Dataset entries

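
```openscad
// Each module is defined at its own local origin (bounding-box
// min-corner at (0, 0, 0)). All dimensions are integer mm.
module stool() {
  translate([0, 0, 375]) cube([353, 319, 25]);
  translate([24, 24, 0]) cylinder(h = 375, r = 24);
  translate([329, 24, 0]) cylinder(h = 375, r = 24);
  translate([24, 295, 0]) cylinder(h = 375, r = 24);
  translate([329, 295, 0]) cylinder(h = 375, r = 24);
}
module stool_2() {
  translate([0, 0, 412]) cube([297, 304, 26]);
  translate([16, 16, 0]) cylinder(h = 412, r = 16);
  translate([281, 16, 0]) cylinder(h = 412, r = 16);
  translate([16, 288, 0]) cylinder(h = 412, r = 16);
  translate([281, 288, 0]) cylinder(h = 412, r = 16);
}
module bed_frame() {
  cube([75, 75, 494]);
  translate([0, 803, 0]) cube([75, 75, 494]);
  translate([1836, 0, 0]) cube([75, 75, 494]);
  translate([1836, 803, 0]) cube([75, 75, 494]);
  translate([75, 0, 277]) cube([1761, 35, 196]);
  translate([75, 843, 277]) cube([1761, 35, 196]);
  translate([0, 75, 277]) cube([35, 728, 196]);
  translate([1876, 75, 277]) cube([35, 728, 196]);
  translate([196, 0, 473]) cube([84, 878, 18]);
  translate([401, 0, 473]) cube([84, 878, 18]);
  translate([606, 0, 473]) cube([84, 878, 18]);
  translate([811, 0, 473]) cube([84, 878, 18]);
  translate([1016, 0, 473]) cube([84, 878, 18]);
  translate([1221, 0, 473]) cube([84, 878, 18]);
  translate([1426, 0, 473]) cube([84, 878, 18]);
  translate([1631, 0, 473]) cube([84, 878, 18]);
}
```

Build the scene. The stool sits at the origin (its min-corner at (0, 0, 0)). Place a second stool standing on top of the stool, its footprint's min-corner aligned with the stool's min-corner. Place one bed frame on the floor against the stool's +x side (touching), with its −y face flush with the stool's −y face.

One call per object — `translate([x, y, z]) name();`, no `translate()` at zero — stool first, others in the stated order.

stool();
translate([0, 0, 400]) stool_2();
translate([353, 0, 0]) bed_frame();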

* * *

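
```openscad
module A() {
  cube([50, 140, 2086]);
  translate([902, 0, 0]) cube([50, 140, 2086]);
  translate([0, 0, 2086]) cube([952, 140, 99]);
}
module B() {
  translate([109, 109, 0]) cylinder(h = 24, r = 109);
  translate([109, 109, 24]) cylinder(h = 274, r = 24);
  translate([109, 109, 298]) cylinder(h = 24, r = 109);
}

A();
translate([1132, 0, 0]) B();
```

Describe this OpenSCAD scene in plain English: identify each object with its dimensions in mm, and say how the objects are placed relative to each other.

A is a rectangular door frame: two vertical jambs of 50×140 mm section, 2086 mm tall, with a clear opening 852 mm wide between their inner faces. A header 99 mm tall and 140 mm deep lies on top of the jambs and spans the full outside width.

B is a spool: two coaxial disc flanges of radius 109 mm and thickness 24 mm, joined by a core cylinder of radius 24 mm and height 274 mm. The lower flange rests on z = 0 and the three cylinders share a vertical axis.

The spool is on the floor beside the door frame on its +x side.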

## Task statement
The expected answer is every line in the data above that carries the string "origin".

## Answer to this exercise
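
// Each module is defined at its own local origin (bounding-box
Build the scene. The stool sits at the origin (its min-corner at (0, 0, 0)). Place a second stool standing on top of the stool, its footprint's min-corner aligned with the stool's min-corner. Place one bed frame on the floor against the stool's +x side (touching), with its −y face flush with the stool's −y face.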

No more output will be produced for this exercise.